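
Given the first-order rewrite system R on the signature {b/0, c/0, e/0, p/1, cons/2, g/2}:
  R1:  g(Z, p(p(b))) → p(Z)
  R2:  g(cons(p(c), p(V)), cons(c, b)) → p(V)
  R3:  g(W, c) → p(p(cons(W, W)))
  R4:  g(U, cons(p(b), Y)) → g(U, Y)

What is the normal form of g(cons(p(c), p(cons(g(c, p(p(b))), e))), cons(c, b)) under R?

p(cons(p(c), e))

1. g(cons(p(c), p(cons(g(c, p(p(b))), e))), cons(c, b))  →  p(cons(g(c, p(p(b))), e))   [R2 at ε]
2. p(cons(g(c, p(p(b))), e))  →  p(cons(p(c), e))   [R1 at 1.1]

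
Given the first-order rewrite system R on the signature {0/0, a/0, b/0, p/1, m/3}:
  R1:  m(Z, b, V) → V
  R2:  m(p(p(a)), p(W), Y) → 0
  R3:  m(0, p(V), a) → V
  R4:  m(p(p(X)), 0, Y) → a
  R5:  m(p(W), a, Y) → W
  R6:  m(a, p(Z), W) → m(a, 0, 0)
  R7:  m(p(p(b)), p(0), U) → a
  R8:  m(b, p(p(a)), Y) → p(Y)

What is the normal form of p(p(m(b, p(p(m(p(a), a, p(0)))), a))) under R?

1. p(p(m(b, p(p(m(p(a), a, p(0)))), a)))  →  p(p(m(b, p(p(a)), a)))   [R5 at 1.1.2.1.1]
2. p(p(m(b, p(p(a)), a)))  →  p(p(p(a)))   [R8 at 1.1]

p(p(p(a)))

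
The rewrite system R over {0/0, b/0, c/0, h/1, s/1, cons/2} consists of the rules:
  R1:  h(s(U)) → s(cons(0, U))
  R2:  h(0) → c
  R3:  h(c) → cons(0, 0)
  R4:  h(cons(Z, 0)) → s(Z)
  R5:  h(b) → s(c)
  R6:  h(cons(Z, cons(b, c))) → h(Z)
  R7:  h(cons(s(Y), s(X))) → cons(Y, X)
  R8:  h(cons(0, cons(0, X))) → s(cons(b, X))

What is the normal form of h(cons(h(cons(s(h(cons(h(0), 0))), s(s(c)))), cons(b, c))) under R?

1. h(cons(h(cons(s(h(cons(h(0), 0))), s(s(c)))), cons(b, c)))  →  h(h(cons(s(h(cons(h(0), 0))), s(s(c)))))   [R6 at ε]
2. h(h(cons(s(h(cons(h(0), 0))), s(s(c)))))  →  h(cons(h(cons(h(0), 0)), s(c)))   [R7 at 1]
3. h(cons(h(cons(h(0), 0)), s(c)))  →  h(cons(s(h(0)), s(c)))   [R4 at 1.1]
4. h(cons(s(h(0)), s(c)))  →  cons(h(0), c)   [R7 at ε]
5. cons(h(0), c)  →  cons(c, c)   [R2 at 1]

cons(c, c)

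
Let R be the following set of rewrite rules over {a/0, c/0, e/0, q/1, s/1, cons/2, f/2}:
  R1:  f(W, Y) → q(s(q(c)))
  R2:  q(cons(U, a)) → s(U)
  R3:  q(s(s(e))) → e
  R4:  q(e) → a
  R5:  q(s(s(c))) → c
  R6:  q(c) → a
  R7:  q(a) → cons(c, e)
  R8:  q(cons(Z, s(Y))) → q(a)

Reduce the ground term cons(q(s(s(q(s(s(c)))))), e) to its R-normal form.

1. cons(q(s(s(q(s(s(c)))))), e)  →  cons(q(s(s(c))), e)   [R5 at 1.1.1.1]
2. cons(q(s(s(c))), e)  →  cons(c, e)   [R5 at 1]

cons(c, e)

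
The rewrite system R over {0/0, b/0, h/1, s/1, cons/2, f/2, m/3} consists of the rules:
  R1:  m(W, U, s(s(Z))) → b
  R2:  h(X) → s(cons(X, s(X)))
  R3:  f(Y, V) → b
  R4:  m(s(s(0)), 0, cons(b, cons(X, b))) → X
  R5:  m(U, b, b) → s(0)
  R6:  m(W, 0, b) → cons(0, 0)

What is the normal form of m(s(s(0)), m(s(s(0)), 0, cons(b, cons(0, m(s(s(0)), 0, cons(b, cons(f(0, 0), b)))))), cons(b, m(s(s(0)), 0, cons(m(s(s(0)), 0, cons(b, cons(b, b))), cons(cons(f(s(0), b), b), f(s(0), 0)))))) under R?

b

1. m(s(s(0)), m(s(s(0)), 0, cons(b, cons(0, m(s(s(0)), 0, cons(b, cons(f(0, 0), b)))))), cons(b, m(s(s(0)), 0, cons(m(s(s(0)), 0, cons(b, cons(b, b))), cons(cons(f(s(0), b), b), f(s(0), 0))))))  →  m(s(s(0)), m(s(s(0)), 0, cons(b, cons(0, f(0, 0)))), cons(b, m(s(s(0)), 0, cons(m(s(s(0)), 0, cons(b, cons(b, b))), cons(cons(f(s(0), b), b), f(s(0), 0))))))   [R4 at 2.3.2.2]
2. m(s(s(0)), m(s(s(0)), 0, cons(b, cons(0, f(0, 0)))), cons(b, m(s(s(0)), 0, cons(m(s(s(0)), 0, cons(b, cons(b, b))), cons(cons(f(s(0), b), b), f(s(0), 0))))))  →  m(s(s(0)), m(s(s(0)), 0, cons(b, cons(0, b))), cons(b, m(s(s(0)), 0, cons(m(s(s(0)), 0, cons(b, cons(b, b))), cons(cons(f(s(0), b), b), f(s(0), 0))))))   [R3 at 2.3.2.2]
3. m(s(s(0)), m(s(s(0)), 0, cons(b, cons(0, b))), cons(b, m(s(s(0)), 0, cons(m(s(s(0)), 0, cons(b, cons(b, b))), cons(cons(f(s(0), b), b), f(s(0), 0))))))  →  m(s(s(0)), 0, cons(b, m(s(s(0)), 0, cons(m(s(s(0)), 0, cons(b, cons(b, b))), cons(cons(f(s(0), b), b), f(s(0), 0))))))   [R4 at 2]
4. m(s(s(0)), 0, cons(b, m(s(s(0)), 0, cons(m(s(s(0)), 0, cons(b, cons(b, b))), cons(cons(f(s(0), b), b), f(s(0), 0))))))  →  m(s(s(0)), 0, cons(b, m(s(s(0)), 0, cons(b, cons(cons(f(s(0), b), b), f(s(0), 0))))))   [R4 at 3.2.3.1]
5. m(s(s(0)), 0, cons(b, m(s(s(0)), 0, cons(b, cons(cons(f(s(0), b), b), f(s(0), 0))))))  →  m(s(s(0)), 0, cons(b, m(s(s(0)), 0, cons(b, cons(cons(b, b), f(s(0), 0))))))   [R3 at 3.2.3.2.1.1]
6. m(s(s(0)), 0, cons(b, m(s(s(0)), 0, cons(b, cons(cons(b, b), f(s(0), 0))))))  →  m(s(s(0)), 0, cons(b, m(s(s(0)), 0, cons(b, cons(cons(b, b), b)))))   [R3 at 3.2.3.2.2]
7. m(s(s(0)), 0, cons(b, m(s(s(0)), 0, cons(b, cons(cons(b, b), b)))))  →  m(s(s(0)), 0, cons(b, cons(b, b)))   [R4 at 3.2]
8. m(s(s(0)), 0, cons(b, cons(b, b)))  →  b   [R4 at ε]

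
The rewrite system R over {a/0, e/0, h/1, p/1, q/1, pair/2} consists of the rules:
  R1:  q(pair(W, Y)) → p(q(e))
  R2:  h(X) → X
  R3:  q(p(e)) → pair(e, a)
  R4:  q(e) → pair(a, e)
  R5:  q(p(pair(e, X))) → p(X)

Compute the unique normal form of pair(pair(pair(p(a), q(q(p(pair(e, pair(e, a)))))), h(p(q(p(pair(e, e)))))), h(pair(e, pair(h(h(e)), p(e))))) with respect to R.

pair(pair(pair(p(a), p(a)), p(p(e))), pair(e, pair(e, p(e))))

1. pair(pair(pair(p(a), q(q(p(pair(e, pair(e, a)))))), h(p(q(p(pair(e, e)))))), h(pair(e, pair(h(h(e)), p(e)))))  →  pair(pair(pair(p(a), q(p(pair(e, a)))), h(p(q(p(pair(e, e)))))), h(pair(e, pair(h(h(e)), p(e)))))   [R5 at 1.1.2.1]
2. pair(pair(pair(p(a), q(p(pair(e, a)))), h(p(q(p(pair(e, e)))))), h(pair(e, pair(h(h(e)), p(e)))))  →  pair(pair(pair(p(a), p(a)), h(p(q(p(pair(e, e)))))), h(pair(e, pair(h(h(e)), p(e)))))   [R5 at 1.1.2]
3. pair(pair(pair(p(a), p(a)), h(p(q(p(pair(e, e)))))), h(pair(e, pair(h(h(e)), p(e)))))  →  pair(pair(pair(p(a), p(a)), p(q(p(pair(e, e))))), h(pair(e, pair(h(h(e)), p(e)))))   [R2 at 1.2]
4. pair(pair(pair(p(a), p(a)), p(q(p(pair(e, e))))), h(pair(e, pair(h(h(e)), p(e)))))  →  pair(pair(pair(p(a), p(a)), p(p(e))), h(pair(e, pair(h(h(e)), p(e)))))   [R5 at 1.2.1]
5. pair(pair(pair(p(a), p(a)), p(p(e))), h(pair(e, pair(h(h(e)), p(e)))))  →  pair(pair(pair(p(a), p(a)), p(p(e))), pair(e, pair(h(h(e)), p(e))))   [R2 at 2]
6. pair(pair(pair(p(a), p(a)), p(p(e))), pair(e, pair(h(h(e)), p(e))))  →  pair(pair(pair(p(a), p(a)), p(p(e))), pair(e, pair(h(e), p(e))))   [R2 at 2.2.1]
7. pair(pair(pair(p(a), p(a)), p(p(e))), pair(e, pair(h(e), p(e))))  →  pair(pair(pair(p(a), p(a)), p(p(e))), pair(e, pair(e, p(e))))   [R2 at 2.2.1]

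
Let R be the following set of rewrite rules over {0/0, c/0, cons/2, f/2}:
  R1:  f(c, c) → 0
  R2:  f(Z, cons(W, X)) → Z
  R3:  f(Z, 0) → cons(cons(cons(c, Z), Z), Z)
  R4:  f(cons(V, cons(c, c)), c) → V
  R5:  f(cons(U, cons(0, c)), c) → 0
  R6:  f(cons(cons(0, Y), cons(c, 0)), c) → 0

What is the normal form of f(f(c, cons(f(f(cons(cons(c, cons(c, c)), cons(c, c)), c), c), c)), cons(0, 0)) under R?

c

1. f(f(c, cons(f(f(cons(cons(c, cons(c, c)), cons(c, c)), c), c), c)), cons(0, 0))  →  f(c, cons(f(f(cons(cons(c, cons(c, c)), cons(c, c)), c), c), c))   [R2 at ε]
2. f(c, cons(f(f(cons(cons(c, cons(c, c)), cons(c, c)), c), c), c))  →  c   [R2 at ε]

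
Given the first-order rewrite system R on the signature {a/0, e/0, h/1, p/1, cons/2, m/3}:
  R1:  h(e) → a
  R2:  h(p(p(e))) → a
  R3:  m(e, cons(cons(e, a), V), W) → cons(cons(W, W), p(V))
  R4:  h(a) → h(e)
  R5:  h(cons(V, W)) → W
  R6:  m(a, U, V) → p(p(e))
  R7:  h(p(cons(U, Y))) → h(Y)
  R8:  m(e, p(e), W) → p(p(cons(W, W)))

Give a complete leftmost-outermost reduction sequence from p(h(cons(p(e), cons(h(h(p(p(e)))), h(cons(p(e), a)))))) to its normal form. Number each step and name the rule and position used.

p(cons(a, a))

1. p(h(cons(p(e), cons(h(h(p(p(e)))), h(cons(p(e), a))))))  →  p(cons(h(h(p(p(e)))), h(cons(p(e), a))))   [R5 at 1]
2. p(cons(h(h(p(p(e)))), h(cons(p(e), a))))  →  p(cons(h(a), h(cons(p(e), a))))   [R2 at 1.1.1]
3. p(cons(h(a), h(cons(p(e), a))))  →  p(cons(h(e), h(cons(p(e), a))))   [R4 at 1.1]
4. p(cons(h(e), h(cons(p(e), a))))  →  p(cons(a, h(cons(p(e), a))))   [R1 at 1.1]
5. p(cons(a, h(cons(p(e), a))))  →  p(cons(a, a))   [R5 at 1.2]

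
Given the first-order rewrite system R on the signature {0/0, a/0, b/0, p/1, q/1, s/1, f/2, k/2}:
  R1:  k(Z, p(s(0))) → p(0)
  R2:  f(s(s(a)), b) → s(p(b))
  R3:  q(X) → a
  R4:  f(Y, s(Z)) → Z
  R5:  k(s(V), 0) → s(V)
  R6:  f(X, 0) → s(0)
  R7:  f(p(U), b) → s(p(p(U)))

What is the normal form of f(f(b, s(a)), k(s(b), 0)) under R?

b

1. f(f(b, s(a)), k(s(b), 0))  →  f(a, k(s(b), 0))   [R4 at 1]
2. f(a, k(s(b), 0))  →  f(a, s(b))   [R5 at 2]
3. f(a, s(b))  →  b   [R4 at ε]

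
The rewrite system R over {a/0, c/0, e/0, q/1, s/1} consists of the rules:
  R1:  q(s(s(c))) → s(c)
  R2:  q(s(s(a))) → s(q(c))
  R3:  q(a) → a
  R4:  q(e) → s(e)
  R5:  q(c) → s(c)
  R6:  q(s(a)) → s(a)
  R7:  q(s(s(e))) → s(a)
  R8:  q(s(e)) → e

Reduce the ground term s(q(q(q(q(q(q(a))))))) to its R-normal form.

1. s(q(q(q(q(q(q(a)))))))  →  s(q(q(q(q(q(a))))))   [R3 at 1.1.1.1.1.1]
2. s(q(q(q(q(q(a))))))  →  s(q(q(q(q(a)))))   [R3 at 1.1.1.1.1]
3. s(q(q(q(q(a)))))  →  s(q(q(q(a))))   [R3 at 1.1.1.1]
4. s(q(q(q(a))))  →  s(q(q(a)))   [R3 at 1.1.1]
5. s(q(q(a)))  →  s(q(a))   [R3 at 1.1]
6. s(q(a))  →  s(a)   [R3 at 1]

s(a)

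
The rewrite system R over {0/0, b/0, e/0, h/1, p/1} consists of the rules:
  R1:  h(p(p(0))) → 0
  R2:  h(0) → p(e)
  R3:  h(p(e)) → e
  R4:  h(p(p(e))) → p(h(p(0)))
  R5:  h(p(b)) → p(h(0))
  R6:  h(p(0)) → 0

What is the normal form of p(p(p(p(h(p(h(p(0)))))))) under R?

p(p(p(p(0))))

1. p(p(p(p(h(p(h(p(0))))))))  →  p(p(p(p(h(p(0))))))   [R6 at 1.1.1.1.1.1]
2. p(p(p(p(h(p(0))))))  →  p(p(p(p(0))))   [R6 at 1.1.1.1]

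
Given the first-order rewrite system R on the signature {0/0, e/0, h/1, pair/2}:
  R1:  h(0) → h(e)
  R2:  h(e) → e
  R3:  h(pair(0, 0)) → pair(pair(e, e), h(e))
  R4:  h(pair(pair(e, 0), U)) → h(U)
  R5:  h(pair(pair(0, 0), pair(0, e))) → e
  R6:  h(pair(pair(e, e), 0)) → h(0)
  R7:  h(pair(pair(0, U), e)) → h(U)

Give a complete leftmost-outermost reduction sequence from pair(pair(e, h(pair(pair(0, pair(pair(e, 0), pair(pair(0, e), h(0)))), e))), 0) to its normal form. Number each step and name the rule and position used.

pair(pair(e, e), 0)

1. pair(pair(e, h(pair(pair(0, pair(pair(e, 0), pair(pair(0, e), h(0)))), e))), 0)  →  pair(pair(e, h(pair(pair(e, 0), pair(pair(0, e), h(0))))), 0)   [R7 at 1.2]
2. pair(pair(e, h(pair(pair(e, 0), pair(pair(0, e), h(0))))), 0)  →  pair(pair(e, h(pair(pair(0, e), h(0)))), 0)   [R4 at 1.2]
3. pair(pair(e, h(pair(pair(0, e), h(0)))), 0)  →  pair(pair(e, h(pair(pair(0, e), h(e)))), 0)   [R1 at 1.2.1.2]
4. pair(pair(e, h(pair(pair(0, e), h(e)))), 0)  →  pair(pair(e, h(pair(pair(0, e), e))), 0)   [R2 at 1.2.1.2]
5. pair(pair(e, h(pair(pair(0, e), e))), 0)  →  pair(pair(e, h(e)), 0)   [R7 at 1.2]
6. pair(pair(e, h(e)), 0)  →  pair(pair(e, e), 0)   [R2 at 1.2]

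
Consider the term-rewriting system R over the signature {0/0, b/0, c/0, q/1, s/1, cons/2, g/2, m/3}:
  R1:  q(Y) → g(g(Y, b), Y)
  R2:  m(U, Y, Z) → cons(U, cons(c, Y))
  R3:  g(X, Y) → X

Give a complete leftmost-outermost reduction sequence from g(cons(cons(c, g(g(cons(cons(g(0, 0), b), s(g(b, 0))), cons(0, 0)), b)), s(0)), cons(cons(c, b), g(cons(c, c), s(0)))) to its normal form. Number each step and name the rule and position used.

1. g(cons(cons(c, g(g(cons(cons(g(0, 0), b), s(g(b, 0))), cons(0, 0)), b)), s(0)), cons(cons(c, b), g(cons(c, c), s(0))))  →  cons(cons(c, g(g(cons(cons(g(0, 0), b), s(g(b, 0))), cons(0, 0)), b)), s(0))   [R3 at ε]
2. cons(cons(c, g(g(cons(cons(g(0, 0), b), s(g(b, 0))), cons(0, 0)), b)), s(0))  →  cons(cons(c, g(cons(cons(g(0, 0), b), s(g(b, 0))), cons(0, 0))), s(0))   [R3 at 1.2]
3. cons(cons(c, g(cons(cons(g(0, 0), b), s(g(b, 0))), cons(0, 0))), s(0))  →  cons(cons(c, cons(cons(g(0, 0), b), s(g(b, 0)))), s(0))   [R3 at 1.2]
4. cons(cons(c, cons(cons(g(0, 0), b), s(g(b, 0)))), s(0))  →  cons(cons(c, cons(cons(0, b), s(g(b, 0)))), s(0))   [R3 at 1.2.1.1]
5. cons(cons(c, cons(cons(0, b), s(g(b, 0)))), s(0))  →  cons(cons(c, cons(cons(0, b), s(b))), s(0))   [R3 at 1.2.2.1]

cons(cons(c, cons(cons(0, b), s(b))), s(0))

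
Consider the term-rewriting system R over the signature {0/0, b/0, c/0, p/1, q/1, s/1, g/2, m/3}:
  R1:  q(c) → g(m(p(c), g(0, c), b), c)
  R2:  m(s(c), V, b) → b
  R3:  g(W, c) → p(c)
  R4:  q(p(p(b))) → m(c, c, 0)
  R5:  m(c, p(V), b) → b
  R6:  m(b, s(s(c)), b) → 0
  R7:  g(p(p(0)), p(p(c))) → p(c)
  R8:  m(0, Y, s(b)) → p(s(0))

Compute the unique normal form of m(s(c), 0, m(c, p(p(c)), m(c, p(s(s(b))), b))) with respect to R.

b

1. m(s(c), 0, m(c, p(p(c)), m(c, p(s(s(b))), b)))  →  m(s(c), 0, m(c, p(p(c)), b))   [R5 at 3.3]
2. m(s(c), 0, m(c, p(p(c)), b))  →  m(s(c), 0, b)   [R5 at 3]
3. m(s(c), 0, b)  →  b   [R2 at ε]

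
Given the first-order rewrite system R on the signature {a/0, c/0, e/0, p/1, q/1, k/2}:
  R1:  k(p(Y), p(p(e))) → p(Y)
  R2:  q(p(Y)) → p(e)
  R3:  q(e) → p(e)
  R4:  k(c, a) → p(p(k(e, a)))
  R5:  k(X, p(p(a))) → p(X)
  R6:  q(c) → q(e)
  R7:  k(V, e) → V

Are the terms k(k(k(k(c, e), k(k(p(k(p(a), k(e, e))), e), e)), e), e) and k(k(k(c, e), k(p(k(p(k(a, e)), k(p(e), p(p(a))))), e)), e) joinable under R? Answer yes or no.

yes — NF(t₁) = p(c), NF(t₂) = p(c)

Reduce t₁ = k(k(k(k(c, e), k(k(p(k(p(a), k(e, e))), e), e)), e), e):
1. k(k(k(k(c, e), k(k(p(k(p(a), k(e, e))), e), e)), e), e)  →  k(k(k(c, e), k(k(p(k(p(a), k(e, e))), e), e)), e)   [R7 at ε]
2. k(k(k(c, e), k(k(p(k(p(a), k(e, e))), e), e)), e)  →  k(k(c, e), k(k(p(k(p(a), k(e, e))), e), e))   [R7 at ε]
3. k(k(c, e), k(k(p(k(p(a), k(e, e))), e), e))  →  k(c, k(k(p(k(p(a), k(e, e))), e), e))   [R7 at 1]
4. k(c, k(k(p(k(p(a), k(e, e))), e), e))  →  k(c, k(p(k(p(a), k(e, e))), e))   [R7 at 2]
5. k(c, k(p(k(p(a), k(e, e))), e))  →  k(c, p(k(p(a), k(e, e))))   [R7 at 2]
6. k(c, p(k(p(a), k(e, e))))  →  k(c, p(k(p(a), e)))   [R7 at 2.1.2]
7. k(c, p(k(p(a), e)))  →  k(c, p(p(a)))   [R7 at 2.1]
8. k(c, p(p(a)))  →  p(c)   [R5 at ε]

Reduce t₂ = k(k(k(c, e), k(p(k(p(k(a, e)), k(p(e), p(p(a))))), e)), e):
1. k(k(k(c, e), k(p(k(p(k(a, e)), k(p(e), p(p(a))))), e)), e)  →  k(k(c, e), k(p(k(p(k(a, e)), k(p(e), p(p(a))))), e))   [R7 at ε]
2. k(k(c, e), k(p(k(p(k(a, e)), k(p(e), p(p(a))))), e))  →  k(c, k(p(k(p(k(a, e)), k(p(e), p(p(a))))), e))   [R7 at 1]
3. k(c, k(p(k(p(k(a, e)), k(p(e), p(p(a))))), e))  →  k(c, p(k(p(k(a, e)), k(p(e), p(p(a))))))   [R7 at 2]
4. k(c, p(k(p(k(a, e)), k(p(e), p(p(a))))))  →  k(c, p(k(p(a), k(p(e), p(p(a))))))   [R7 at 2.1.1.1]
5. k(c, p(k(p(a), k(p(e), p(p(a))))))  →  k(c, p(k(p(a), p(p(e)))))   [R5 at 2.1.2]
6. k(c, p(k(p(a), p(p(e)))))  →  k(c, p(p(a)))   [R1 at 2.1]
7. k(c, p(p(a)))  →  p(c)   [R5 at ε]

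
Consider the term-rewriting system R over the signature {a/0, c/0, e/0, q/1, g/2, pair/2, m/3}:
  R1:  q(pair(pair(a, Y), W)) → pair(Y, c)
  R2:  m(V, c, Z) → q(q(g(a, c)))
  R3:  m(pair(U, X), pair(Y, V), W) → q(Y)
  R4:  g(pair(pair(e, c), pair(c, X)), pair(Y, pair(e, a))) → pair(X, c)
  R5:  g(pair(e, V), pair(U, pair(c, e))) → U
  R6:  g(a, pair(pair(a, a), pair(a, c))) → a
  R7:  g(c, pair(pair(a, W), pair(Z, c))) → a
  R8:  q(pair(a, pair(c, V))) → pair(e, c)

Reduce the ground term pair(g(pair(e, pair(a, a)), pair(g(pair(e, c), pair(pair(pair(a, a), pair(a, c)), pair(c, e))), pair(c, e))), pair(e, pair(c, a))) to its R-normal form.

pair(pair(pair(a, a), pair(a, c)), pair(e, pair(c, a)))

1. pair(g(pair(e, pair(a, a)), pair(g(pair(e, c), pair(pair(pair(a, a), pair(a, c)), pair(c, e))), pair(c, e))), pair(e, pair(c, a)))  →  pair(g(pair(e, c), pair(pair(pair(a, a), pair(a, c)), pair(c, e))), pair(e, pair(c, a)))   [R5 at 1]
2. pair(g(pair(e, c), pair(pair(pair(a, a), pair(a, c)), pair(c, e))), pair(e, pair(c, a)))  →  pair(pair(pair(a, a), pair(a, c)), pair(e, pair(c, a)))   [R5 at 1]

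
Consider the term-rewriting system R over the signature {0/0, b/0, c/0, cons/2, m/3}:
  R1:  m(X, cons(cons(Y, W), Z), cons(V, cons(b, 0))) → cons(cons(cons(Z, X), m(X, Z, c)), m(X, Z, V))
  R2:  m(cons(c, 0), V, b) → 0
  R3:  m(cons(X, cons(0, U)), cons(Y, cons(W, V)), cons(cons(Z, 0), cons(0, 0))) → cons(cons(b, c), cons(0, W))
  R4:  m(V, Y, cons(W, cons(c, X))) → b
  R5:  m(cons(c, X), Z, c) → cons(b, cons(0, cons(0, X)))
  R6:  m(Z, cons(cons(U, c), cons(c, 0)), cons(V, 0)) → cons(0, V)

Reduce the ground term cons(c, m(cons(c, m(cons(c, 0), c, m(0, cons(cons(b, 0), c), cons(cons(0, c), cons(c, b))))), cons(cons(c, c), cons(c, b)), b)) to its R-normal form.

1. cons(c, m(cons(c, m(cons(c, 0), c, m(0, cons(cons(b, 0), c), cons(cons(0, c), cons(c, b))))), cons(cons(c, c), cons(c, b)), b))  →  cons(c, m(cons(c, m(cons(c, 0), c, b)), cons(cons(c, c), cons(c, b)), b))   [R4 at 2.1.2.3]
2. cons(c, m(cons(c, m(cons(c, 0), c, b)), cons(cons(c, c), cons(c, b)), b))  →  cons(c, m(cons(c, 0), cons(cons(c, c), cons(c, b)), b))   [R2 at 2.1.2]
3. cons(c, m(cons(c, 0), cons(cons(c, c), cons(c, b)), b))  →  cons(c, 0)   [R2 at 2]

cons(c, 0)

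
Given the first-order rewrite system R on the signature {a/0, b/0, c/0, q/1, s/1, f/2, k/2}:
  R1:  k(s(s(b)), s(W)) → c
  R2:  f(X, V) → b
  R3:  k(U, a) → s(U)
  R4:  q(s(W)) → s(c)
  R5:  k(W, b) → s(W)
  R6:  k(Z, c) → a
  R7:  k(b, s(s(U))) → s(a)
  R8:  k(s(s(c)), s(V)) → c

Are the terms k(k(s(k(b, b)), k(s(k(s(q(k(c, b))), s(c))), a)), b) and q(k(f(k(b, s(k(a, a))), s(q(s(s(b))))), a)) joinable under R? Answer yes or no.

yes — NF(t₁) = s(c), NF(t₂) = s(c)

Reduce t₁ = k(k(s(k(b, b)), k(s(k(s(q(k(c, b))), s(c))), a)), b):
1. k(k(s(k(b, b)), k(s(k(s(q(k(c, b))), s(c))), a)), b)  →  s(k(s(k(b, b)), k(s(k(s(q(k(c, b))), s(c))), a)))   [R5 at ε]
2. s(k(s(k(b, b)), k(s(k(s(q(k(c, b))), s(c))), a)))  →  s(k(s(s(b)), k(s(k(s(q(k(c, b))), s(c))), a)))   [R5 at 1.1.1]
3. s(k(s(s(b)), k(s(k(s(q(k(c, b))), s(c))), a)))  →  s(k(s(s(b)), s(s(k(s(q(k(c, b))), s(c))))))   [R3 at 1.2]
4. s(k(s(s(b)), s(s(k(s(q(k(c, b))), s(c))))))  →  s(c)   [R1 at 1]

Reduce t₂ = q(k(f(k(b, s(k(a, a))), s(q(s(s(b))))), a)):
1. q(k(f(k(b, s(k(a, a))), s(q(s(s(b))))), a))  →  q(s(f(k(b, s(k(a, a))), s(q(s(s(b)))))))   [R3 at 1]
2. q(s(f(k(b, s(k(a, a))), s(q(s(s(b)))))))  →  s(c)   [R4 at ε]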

## Task goal
Once you reach the line containing "cons(p(b), Y)) → g(U, Y)", include it and stop; until then, reproduce each line of the listing from its start exactly.

## Final answer
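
Given the first-order rewrite system R on the signature {b/0, c/0, e/0, p/1, cons/2, g/2}:
  R1:  g(Z, p(p(b))) → p(Z)
  R2:  g(cons(p(c), p(V)), cons(c, b)) → p(V)
  R3:  g(W, c) → p(p(cons(W, W)))
  R4:  g(U, cons(p(b), Y)) → g(U, Y)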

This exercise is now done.